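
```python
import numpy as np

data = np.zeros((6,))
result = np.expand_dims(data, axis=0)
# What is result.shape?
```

(1, 6)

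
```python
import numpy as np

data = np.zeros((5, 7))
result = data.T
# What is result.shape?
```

(7, 5)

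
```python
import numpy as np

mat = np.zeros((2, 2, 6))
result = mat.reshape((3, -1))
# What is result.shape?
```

(3, 8)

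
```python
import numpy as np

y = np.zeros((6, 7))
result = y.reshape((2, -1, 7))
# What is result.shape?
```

(2, 3, 7)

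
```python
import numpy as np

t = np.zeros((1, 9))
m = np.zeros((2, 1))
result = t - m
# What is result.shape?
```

(2, 9)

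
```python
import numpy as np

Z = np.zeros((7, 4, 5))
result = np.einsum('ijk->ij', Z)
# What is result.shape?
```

(7, 4)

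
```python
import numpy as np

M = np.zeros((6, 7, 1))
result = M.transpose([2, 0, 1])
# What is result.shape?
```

(1, 6, 7)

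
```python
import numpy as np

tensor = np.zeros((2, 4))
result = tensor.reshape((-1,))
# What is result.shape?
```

(8,)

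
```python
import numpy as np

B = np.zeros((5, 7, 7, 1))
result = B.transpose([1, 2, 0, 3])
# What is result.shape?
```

(7, 7, 5, 1)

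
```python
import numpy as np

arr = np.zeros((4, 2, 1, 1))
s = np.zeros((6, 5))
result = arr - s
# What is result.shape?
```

(4, 2, 6, 5)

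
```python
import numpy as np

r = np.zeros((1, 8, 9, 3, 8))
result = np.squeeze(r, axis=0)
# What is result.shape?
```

(8, 9, 3, 8)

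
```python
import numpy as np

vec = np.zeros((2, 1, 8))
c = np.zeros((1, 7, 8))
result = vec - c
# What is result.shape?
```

(2, 7, 8)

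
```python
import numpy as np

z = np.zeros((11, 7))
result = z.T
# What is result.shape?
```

(7, 11)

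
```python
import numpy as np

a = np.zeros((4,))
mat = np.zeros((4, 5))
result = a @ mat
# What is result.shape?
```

(5,)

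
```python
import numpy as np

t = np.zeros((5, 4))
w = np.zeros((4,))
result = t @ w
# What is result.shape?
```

(5,)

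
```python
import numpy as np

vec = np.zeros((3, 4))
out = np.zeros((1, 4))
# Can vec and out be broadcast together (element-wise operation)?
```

Yes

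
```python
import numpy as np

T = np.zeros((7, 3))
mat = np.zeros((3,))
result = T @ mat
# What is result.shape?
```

(7,)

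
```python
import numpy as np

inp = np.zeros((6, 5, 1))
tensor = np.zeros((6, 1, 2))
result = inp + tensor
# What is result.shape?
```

(6, 5, 2)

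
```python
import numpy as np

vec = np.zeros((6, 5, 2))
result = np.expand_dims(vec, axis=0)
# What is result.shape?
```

(1, 6, 5, 2)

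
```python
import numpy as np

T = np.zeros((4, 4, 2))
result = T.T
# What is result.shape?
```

(2, 4, 4)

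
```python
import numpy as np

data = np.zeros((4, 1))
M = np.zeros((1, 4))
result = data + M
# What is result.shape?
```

(4, 4)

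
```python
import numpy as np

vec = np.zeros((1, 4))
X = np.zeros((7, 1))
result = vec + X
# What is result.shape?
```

(7, 4)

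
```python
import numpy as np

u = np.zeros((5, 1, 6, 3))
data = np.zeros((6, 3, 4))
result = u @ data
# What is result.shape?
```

(5, 6, 6, 4)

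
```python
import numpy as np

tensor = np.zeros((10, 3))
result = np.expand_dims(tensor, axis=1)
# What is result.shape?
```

(10, 1, 3)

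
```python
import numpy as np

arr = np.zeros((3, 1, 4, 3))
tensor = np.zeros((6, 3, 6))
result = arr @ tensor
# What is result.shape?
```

(3, 6, 4, 6)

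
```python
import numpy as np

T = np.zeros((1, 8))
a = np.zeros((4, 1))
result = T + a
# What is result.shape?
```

(4, 8)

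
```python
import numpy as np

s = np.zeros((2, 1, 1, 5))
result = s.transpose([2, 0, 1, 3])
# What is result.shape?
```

(1, 2, 1, 5)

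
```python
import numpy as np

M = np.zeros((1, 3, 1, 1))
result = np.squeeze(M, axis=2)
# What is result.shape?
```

(1, 3, 1)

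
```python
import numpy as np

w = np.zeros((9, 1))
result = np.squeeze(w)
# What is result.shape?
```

(9,)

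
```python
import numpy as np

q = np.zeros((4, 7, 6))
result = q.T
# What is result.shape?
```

(6, 7, 4)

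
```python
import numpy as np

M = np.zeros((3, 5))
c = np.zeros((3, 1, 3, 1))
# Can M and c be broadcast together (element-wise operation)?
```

Yes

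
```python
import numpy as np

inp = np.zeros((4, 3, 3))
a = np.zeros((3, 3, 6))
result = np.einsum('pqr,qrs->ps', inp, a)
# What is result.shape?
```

(4, 6)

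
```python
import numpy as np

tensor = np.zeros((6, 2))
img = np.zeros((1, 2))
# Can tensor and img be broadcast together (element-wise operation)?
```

Yes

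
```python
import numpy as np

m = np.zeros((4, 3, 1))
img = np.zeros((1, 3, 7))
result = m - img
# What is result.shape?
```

(4, 3, 7)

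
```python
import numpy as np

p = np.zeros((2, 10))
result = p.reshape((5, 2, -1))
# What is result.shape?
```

(5, 2, 2)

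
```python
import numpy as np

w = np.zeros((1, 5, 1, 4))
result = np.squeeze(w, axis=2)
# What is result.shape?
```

(1, 5, 4)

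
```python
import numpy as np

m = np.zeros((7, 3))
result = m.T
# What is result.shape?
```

(3, 7)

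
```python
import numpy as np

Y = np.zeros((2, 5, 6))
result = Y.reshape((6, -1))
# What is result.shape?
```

(6, 10)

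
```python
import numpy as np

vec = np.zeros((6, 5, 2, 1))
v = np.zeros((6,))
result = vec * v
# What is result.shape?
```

(6, 5, 2, 6)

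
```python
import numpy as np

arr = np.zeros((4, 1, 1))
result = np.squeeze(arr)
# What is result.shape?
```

(4,)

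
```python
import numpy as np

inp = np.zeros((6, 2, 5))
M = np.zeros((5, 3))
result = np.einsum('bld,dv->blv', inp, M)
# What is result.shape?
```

(6, 2, 3)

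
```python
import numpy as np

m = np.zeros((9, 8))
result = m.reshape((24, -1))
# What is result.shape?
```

(24, 3)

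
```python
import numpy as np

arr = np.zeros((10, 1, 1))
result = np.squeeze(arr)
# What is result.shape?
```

(10,)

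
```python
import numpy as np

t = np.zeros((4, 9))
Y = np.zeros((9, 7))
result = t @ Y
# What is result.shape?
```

(4, 7)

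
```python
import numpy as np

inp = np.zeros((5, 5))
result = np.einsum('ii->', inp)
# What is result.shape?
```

()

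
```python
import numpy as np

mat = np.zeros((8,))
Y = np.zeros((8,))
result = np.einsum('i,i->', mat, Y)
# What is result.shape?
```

()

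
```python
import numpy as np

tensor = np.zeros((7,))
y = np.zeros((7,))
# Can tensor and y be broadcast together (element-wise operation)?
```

Yes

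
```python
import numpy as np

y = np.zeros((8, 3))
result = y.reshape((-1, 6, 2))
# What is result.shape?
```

(2, 6, 2)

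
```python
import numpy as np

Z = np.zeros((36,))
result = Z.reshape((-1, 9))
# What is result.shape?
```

(4, 9)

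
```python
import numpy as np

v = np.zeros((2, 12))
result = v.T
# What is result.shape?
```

(12, 2)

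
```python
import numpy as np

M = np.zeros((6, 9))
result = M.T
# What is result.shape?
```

(9, 6)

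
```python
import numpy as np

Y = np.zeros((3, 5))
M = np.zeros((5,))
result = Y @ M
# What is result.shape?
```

(3,)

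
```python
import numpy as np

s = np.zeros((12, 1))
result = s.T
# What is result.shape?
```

(1, 12)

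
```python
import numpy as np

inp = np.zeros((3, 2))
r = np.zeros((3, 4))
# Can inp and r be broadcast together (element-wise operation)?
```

No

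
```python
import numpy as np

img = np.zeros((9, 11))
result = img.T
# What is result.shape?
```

(11, 9)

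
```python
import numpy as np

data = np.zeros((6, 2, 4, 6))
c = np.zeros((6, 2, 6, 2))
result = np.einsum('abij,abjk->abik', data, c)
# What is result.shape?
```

(6, 2, 4, 2)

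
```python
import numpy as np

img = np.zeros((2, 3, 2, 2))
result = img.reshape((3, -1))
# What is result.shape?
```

(3, 8)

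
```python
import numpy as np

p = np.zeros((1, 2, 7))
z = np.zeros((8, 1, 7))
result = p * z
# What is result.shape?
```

(8, 2, 7)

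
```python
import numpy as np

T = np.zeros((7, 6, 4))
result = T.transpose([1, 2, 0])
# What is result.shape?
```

(6, 4, 7)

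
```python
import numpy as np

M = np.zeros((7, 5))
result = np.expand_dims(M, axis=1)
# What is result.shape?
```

(7, 1, 5)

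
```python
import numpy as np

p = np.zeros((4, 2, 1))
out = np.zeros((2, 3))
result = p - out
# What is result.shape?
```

(4, 2, 3)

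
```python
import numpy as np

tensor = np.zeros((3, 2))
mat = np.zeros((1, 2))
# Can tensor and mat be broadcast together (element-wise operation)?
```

Yes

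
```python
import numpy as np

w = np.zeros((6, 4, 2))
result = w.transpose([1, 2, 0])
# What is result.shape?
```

(4, 2, 6)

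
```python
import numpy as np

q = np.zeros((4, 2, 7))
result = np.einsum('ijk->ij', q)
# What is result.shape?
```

(4, 2)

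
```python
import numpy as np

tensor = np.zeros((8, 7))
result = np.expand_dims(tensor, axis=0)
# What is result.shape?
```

(1, 8, 7)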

* * * * *

WHAT THE TASK REQUIRES => Check the listing above for lines containing the string "together", and copy each one.

RESPONSE TO THE EXERCISE =>
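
# Can vec and out be broadcast together (element-wise operation)?
# Can M and c be broadcast together (element-wise operation)?
# Can tensor and img be broadcast together (element-wise operation)?
# Can tensor and y be broadcast together (element-wise operation)?
# Can inp and r be broadcast together (element-wise operation)?
# Can tensor and mat be broadcast together (element-wise operation)?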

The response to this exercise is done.